PROBLEM REQUIREMENTS
When the line containing "Verify whether the energy-time" is reached, copy it and each subsequent line of the material below exactly, through the last line.

PROVIDED ENTRIES
☆ ☆ ☆ ☆ ☆
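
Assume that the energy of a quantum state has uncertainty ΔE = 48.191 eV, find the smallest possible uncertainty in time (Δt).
6.829 as

Using the energy-time uncertainty principle:
ΔEΔt ≥ ℏ/2

The minimum uncertainty in time is:
Δt_min = ℏ/(2ΔE)
Δt_min = (1.055e-34 J·s) / (2 × 7.721e-18 J)
Δt_min = 6.829e-18 s = 6.829 as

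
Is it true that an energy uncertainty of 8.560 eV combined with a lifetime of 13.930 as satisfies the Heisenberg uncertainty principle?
No, it violates the uncertainty relation.

Calculate the product ΔEΔt:
ΔE = 8.560 eV = 1.371e-18 J
ΔEΔt = (1.371e-18 J) × (1.393e-17 s)
ΔEΔt = 1.910e-35 J·s

Compare to the minimum allowed value ℏ/2:
ℏ/2 = 5.273e-35 J·s

Since ΔEΔt = 1.910e-35 J·s < 5.273e-35 J·s = ℏ/2,
this violates the uncertainty relation.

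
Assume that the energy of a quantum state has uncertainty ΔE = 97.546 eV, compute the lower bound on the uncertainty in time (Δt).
3.374 as

Using the energy-time uncertainty principle:
ΔEΔt ≥ ℏ/2

The minimum uncertainty in time is:
Δt_min = ℏ/(2ΔE)
Δt_min = (1.055e-34 J·s) / (2 × 1.563e-17 J)
Δt_min = 3.374e-18 s = 3.374 as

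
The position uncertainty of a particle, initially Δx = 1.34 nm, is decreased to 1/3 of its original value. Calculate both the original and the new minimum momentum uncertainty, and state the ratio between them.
Original Δp_min = 3.935 × 10^-26 kg·m/s; new Δp'_min = 1.180 × 10^-25 kg·m/s; ratio Δp'_min/Δp_min = 3.

From the uncertainty principle ΔxΔp ≥ ℏ/2, the minimum momentum uncertainty is Δp_min = ℏ/(2Δx).

Original (Δx = 1.34 nm = 1.340e-09 m):
Δp_min = (1.055e-34 J·s)/(2 × 1.340e-09 m) = 3.935e-26 kg·m/s

When Δx → (1/3)Δx:
Δp'_min = ℏ/(2 × (1/3)Δx) = 3 × ℏ/(2Δx) = 3 × Δp_min
Δp'_min = 3 × 3.935e-26 kg·m/s = 1.180e-25 kg·m/s

Since Δp_min ∝ 1/Δx, when Δx is decreased to 1/3 of its original value, Δp_min increases to 3 times its original value.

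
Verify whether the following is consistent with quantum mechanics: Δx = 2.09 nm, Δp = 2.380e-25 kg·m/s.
Yes, it satisfies the uncertainty principle.

Calculate the product ΔxΔp:
ΔxΔp = (2.090e-09 m) × (2.380e-25 kg·m/s)
ΔxΔp = 4.974e-34 J·s

Compare to the minimum allowed value ℏ/2:
ℏ/2 = 5.273e-35 J·s

Since ΔxΔp = 4.974e-34 J·s ≥ 5.273e-35 J·s = ℏ/2,
the measurement satisfies the uncertainty principle.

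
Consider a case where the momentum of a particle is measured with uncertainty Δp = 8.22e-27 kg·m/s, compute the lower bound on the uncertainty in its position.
6.415 nm

Using the Heisenberg uncertainty principle:
ΔxΔp ≥ ℏ/2

The minimum uncertainty in position is:
Δx_min = ℏ/(2Δp)
Δx_min = (1.055e-34 J·s) / (2 × 8.220e-27 kg·m/s)
Δx_min = 6.415e-09 m = 6.415 nm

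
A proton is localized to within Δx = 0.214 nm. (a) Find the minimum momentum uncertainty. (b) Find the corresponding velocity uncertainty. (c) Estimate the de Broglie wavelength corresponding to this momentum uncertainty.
(a) Δp_min = 2.464 × 10^-25 kg·m/s
(b) Δv_min = 147.311 m/s
(c) λ_dB = 2.689 nm

Step-by-step:

(a) From the uncertainty principle:
Δp_min = ℏ/(2Δx) = (1.055e-34 J·s)/(2 × 2.140e-10 m) = 2.464e-25 kg·m/s

(b) The velocity uncertainty:
Δv = Δp/m = (2.464e-25 kg·m/s)/(1.673e-27 kg) = 1.473e+02 m/s = 147.311 m/s

(c) The de Broglie wavelength for this momentum:
λ = h/p = (6.626e-34 J·s)/(2.464e-25 kg·m/s) = 2.689e-09 m = 2.689 nm

Note: The de Broglie wavelength is comparable to the localization size, as expected from wave-particle duality.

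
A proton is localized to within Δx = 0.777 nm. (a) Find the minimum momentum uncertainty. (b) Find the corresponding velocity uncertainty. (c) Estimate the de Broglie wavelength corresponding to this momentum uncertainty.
(a) Δp_min = 6.786 × 10^-26 kg·m/s
(b) Δv_min = 40.572 m/s
(c) λ_dB = 9.764 nm

Step-by-step:

(a) From the uncertainty principle:
Δp_min = ℏ/(2Δx) = (1.055e-34 J·s)/(2 × 7.770e-10 m) = 6.786e-26 kg·m/s

(b) The velocity uncertainty:
Δv = Δp/m = (6.786e-26 kg·m/s)/(1.673e-27 kg) = 4.057e+01 m/s = 40.572 m/s

(c) The de Broglie wavelength for this momentum:
λ = h/p = (6.626e-34 J·s)/(6.786e-26 kg·m/s) = 9.764e-09 m = 9.764 nm

Note: The de Broglie wavelength is comparable to the localization size, as expected from wave-particle duality.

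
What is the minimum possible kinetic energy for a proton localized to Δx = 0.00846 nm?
72.479 meV

Localizing a particle requires giving it sufficient momentum uncertainty:

1. From uncertainty principle: Δp ≥ ℏ/(2Δx)
   Δp_min = (1.055e-34 J·s) / (2 × 8.460e-12 m)
   Δp_min = 6.233e-24 kg·m/s

2. This momentum uncertainty corresponds to kinetic energy:
   KE ≈ (Δp)²/(2m) = (6.233e-24)²/(2 × 1.673e-27 kg)
   KE = 1.161e-20 J = 72.479 meV

Tighter localization requires more energy.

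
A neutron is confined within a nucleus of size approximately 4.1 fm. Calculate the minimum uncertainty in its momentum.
1.286 × 10^-20 kg·m/s

Using the Heisenberg uncertainty principle:
ΔxΔp ≥ ℏ/2

With Δx ≈ L = 4.100e-15 m (the confinement size):
Δp_min = ℏ/(2Δx)
Δp_min = (1.055e-34 J·s) / (2 × 4.100e-15 m)
Δp_min = 1.286e-20 kg·m/s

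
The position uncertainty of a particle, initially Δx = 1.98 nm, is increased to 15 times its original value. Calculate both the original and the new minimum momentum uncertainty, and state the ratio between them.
Original Δp_min = 2.663 × 10^-26 kg·m/s; new Δp'_min = 1.775 × 10^-27 kg·m/s; ratio Δp'_min/Δp_min = 1/15.

From the uncertainty principle ΔxΔp ≥ ℏ/2, the minimum momentum uncertainty is Δp_min = ℏ/(2Δx).

Original (Δx = 1.98 nm = 1.980e-09 m):
Δp_min = (1.055e-34 J·s)/(2 × 1.980e-09 m) = 2.663e-26 kg·m/s

When Δx → 15Δx:
Δp'_min = ℏ/(2 × 15Δx) = (1/15) × ℏ/(2Δx) = (1/15) × Δp_min
Δp'_min = 1/15 × 2.663e-26 kg·m/s = 1.775e-27 kg·m/s

Since Δp_min ∝ 1/Δx, when Δx is increased to 15 times its original value, Δp_min decreases to 1/15 of its original value.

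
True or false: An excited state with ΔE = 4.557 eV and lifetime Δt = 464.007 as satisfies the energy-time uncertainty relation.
Yes, it satisfies the uncertainty relation.

Calculate the product ΔEΔt:
ΔE = 4.557 eV = 7.301e-19 J
ΔEΔt = (7.301e-19 J) × (4.640e-16 s)
ΔEΔt = 3.388e-34 J·s

Compare to the minimum allowed value ℏ/2:
ℏ/2 = 5.273e-35 J·s

Since ΔEΔt = 3.388e-34 J·s ≥ 5.273e-35 J·s = ℏ/2,
this satisfies the uncertainty relation.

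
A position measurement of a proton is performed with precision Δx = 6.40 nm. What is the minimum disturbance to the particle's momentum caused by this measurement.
8.239 × 10^-27 kg·m/s

The uncertainty principle implies that measuring position disturbs momentum:
ΔxΔp ≥ ℏ/2

When we measure position with precision Δx, we necessarily introduce a momentum uncertainty:
Δp ≥ ℏ/(2Δx)
Δp_min = (1.055e-34 J·s) / (2 × 6.400e-09 m)
Δp_min = 8.239e-27 kg·m/s

The more precisely we measure position, the greater the momentum disturbance.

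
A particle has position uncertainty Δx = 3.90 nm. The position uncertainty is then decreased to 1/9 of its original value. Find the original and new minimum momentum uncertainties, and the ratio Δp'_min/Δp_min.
Original Δp_min = 1.352 × 10^-26 kg·m/s; new Δp'_min = 1.217 × 10^-25 kg·m/s; ratio Δp'_min/Δp_min = 9.

From the uncertainty principle ΔxΔp ≥ ℏ/2, the minimum momentum uncertainty is Δp_min = ℏ/(2Δx).

Original (Δx = 3.90 nm = 3.900e-09 m):
Δp_min = (1.055e-34 J·s)/(2 × 3.900e-09 m) = 1.352e-26 kg·m/s

When Δx → (1/9)Δx:
Δp'_min = ℏ/(2 × (1/9)Δx) = 9 × ℏ/(2Δx) = 9 × Δp_min
Δp'_min = 9 × 1.352e-26 kg·m/s = 1.217e-25 kg·m/s

Since Δp_min ∝ 1/Δx, when Δx is decreased to 1/9 of its original value, Δp_min increases to 9 times its original value.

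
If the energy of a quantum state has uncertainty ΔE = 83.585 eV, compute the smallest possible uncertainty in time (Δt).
3.937 as

Using the energy-time uncertainty principle:
ΔEΔt ≥ ℏ/2

The minimum uncertainty in time is:
Δt_min = ℏ/(2ΔE)
Δt_min = (1.055e-34 J·s) / (2 × 1.339e-17 J)
Δt_min = 3.937e-18 s = 3.937 as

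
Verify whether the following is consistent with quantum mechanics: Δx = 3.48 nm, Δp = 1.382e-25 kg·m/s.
Yes, it satisfies the uncertainty principle.

Calculate the product ΔxΔp:
ΔxΔp = (3.480e-09 m) × (1.382e-25 kg·m/s)
ΔxΔp = 4.809e-34 J·s

Compare to the minimum allowed value ℏ/2:
ℏ/2 = 5.273e-35 J·s

Since ΔxΔp = 4.809e-34 J·s ≥ 5.273e-35 J·s = ℏ/2,
the measurement satisfies the uncertainty principle.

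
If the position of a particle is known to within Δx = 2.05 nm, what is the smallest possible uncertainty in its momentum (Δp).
2.572 × 10^-26 kg·m/s

Using the Heisenberg uncertainty principle:
ΔxΔp ≥ ℏ/2

The minimum uncertainty in momentum is:
Δp_min = ℏ/(2Δx)
Δp_min = (1.055e-34 J·s) / (2 × 2.050e-09 m)
Δp_min = 2.572e-26 kg·m/s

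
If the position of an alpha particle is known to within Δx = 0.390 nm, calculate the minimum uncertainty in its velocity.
20.347 m/s

Using the Heisenberg uncertainty principle and Δp = mΔv:
ΔxΔp ≥ ℏ/2
Δx(mΔv) ≥ ℏ/2

The minimum uncertainty in velocity is:
Δv_min = ℏ/(2mΔx)
Δv_min = (1.055e-34 J·s) / (2 × 6.645e-27 kg × 3.900e-10 m)
Δv_min = 2.035e+01 m/s = 20.347 m/s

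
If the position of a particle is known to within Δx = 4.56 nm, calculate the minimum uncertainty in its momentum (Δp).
1.156 × 10^-26 kg·m/s

Using the Heisenberg uncertainty principle:
ΔxΔp ≥ ℏ/2

The minimum uncertainty in momentum is:
Δp_min = ℏ/(2Δx)
Δp_min = (1.055e-34 J·s) / (2 × 4.560e-09 m)
Δp_min = 1.156e-26 kg·m/s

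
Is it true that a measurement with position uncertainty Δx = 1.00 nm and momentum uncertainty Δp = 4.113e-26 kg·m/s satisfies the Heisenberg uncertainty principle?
No, it violates the uncertainty principle (impossible measurement).

Calculate the product ΔxΔp:
ΔxΔp = (1.000e-09 m) × (4.113e-26 kg·m/s)
ΔxΔp = 4.113e-35 J·s

Compare to the minimum allowed value ℏ/2:
ℏ/2 = 5.273e-35 J·s

Since ΔxΔp = 4.113e-35 J·s < 5.273e-35 J·s = ℏ/2,
the measurement violates the uncertainty principle.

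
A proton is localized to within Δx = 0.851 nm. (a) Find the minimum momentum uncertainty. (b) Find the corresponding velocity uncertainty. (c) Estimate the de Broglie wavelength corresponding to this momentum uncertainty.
(a) Δp_min = 6.196 × 10^-26 kg·m/s
(b) Δv_min = 37.044 m/s
(c) λ_dB = 10.694 nm

Step-by-step:

(a) From the uncertainty principle:
Δp_min = ℏ/(2Δx) = (1.055e-34 J·s)/(2 × 8.510e-10 m) = 6.196e-26 kg·m/s

(b) The velocity uncertainty:
Δv = Δp/m = (6.196e-26 kg·m/s)/(1.673e-27 kg) = 3.704e+01 m/s = 37.044 m/s

(c) The de Broglie wavelength for this momentum:
λ = h/p = (6.626e-34 J·s)/(6.196e-26 kg·m/s) = 1.069e-08 m = 10.694 nm

Note: The de Broglie wavelength is comparable to the localization size, as expected from wave-particle duality.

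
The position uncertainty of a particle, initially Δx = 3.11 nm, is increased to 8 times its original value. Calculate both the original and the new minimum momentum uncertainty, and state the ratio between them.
Original Δp_min = 1.695 × 10^-26 kg·m/s; new Δp'_min = 2.119 × 10^-27 kg·m/s; ratio Δp'_min/Δp_min = 1/8.

From the uncertainty principle ΔxΔp ≥ ℏ/2, the minimum momentum uncertainty is Δp_min = ℏ/(2Δx).

Original (Δx = 3.11 nm = 3.110e-09 m):
Δp_min = (1.055e-34 J·s)/(2 × 3.110e-09 m) = 1.695e-26 kg·m/s

When Δx → 8Δx:
Δp'_min = ℏ/(2 × 8Δx) = (1/8) × ℏ/(2Δx) = (1/8) × Δp_min
Δp'_min = 1/8 × 1.695e-26 kg·m/s = 2.119e-27 kg·m/s

Since Δp_min ∝ 1/Δx, when Δx is increased to 8 times its original value, Δp_min decreases to 1/8 of its original value.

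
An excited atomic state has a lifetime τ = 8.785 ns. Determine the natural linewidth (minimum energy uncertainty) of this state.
37.462 neV

Using the energy-time uncertainty principle:
ΔEΔt ≥ ℏ/2

The lifetime τ represents the time uncertainty Δt.
The natural linewidth (minimum energy uncertainty) is:

ΔE = ℏ/(2τ)
ΔE = (1.055e-34 J·s) / (2 × 8.785e-09 s)
ΔE = 6.002e-27 J = 37.462 neV

This natural linewidth limits the precision of spectroscopic measurements.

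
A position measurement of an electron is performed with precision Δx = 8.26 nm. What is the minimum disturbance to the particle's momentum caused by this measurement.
6.384 × 10^-27 kg·m/s

The uncertainty principle implies that measuring position disturbs momentum:
ΔxΔp ≥ ℏ/2

When we measure position with precision Δx, we necessarily introduce a momentum uncertainty:
Δp ≥ ℏ/(2Δx)
Δp_min = (1.055e-34 J·s) / (2 × 8.260e-09 m)
Δp_min = 6.384e-27 kg·m/s

The more precisely we measure position, the greater the momentum disturbance.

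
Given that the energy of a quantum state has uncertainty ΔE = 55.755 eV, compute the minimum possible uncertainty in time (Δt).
5.903 as

Using the energy-time uncertainty principle:
ΔEΔt ≥ ℏ/2

The minimum uncertainty in time is:
Δt_min = ℏ/(2ΔE)
Δt_min = (1.055e-34 J·s) / (2 × 8.933e-18 J)
Δt_min = 5.903e-18 s = 5.903 as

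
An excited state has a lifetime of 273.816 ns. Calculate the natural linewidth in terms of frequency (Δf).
290.624 kHz

Using the energy-time uncertainty principle and E = hf:
ΔEΔt ≥ ℏ/2
hΔf·Δt ≥ ℏ/2

The minimum frequency uncertainty is:
Δf = ℏ/(2hτ) = 1/(4πτ)
Δf = 1/(4π × 2.738e-07 s)
Δf = 2.906e+05 Hz = 290.624 kHz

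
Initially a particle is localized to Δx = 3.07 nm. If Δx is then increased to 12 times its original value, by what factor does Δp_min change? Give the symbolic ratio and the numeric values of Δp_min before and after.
Original Δp_min = 1.718 × 10^-26 kg·m/s; new Δp'_min = 1.431 × 10^-27 kg·m/s; ratio Δp'_min/Δp_min = 1/12.

From the uncertainty principle ΔxΔp ≥ ℏ/2, the minimum momentum uncertainty is Δp_min = ℏ/(2Δx).

Original (Δx = 3.07 nm = 3.070e-09 m):
Δp_min = (1.055e-34 J·s)/(2 × 3.070e-09 m) = 1.718e-26 kg·m/s

When Δx → 12Δx:
Δp'_min = ℏ/(2 × 12Δx) = (1/12) × ℏ/(2Δx) = (1/12) × Δp_min
Δp'_min = 1/12 × 1.718e-26 kg·m/s = 1.431e-27 kg·m/s

Since Δp_min ∝ 1/Δx, when Δx is increased to 12 times its original value, Δp_min decreases to 1/12 of its original value.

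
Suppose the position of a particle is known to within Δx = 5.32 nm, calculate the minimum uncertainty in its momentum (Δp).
9.911 × 10^-27 kg·m/s

Using the Heisenberg uncertainty principle:
ΔxΔp ≥ ℏ/2

The minimum uncertainty in momentum is:
Δp_min = ℏ/(2Δx)
Δp_min = (1.055e-34 J·s) / (2 × 5.320e-09 m)
Δp_min = 9.911e-27 kg·m/s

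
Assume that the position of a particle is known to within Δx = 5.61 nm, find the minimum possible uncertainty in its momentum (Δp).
9.399 × 10^-27 kg·m/s

Using the Heisenberg uncertainty principle:
ΔxΔp ≥ ℏ/2

The minimum uncertainty in momentum is:
Δp_min = ℏ/(2Δx)
Δp_min = (1.055e-34 J·s) / (2 × 5.610e-09 m)
Δp_min = 9.399e-27 kg·m/s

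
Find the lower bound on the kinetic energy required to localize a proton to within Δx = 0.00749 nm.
92.468 meV

Localizing a particle requires giving it sufficient momentum uncertainty:

1. From uncertainty principle: Δp ≥ ℏ/(2Δx)
   Δp_min = (1.055e-34 J·s) / (2 × 7.490e-12 m)
   Δp_min = 7.040e-24 kg·m/s

2. This momentum uncertainty corresponds to kinetic energy:
   KE ≈ (Δp)²/(2m) = (7.040e-24)²/(2 × 1.673e-27 kg)
   KE = 1.481e-20 J = 92.468 meV

Tighter localization requires more energy.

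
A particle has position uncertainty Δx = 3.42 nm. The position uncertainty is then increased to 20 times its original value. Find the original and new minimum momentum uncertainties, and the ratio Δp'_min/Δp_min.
Original Δp_min = 1.542 × 10^-26 kg·m/s; new Δp'_min = 7.709 × 10^-28 kg·m/s; ratio Δp'_min/Δp_min = 1/20.

From the uncertainty principle ΔxΔp ≥ ℏ/2, the minimum momentum uncertainty is Δp_min = ℏ/(2Δx).

Original (Δx = 3.42 nm = 3.420e-09 m):
Δp_min = (1.055e-34 J·s)/(2 × 3.420e-09 m) = 1.542e-26 kg·m/s

When Δx → 20Δx:
Δp'_min = ℏ/(2 × 20Δx) = (1/20) × ℏ/(2Δx) = (1/20) × Δp_min
Δp'_min = 1/20 × 1.542e-26 kg·m/s = 7.709e-28 kg·m/s

Since Δp_min ∝ 1/Δx, when Δx is increased to 20 times its original value, Δp_min decreases to 1/20 of its original value.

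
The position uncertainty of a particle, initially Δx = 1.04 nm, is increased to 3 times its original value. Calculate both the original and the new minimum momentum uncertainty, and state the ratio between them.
Original Δp_min = 5.070 × 10^-26 kg·m/s; new Δp'_min = 1.690 × 10^-26 kg·m/s; ratio Δp'_min/Δp_min = 1/3.

From the uncertainty principle ΔxΔp ≥ ℏ/2, the minimum momentum uncertainty is Δp_min = ℏ/(2Δx).

Original (Δx = 1.04 nm = 1.040e-09 m):
Δp_min = (1.055e-34 J·s)/(2 × 1.040e-09 m) = 5.070e-26 kg·m/s

When Δx → 3Δx:
Δp'_min = ℏ/(2 × 3Δx) = (1/3) × ℏ/(2Δx) = (1/3) × Δp_min
Δp'_min = 1/3 × 5.070e-26 kg·m/s = 1.690e-26 kg·m/s

Since Δp_min ∝ 1/Δx, when Δx is increased to 3 times its original value, Δp_min decreases to 1/3 of its original value.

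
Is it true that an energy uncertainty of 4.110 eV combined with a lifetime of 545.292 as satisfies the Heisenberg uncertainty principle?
Yes, it satisfies the uncertainty relation.

Calculate the product ΔEΔt:
ΔE = 4.110 eV = 6.585e-19 J
ΔEΔt = (6.585e-19 J) × (5.453e-16 s)
ΔEΔt = 3.591e-34 J·s

Compare to the minimum allowed value ℏ/2:
ℏ/2 = 5.273e-35 J·s

Since ΔEΔt = 3.591e-34 J·s ≥ 5.273e-35 J·s = ℏ/2,
this satisfies the uncertainty relation.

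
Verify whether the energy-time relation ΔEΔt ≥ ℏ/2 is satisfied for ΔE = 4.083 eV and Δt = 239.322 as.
Yes, it satisfies the uncertainty relation.

Calculate the product ΔEΔt:
ΔE = 4.083 eV = 6.542e-19 J
ΔEΔt = (6.542e-19 J) × (2.393e-16 s)
ΔEΔt = 1.566e-34 J·s

Compare to the minimum allowed value ℏ/2:
ℏ/2 = 5.273e-35 J·s

Since ΔEΔt = 1.566e-34 J·s ≥ 5.273e-35 J·s = ℏ/2,
this satisfies the uncertainty relation.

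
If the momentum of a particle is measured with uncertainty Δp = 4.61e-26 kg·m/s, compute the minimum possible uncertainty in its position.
1.144 nm

Using the Heisenberg uncertainty principle:
ΔxΔp ≥ ℏ/2

The minimum uncertainty in position is:
Δx_min = ℏ/(2Δp)
Δx_min = (1.055e-34 J·s) / (2 × 4.610e-26 kg·m/s)
Δx_min = 1.144e-09 m = 1.144 nm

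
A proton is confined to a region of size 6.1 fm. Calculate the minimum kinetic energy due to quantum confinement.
139.410 keV

Using the uncertainty principle:

1. Position uncertainty: Δx ≈ 6.100e-15 m
2. Minimum momentum uncertainty: Δp = ℏ/(2Δx) = 8.644e-21 kg·m/s
3. Minimum kinetic energy:
   KE = (Δp)²/(2m) = (8.644e-21)²/(2 × 1.673e-27 kg)
   KE = 2.234e-14 J = 139.410 keV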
☆ ☆ ☆ ☆ ☆
SOLUTION FOR THIS TASK
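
Verify whether the energy-time relation ΔEΔt ≥ ℏ/2 is satisfied for ΔE = 4.083 eV and Δt = 239.322 as.
Yes, it satisfies the uncertainty relation.

Calculate the product ΔEΔt:
ΔE = 4.083 eV = 6.542e-19 J
ΔEΔt = (6.542e-19 J) × (2.393e-16 s)
ΔEΔt = 1.566e-34 J·s

Compare to the minimum allowed value ℏ/2:
ℏ/2 = 5.273e-35 J·s

Since ΔEΔt = 1.566e-34 J·s ≥ 5.273e-35 J·s = ℏ/2,
this satisfies the uncertainty relation.

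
If the momentum of a particle is measured with uncertainty Δp = 4.61e-26 kg·m/s, compute the minimum possible uncertainty in its position.
1.144 nm

Using the Heisenberg uncertainty principle:
ΔxΔp ≥ ℏ/2

The minimum uncertainty in position is:
Δx_min = ℏ/(2Δp)
Δx_min = (1.055e-34 J·s) / (2 × 4.610e-26 kg·m/s)
Δx_min = 1.144e-09 m = 1.144 nm

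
A proton is confined to a region of size 6.1 fm. Calculate the minimum kinetic energy due to quantum confinement.
139.410 keV

Using the uncertainty principle:

1. Position uncertainty: Δx ≈ 6.100e-15 m
2. Minimum momentum uncertainty: Δp = ℏ/(2Δx) = 8.644e-21 kg·m/s
3. Minimum kinetic energy:
   KE = (Δp)²/(2m) = (8.644e-21)²/(2 × 1.673e-27 kg)
   KE = 2.234e-14 J = 139.410 keV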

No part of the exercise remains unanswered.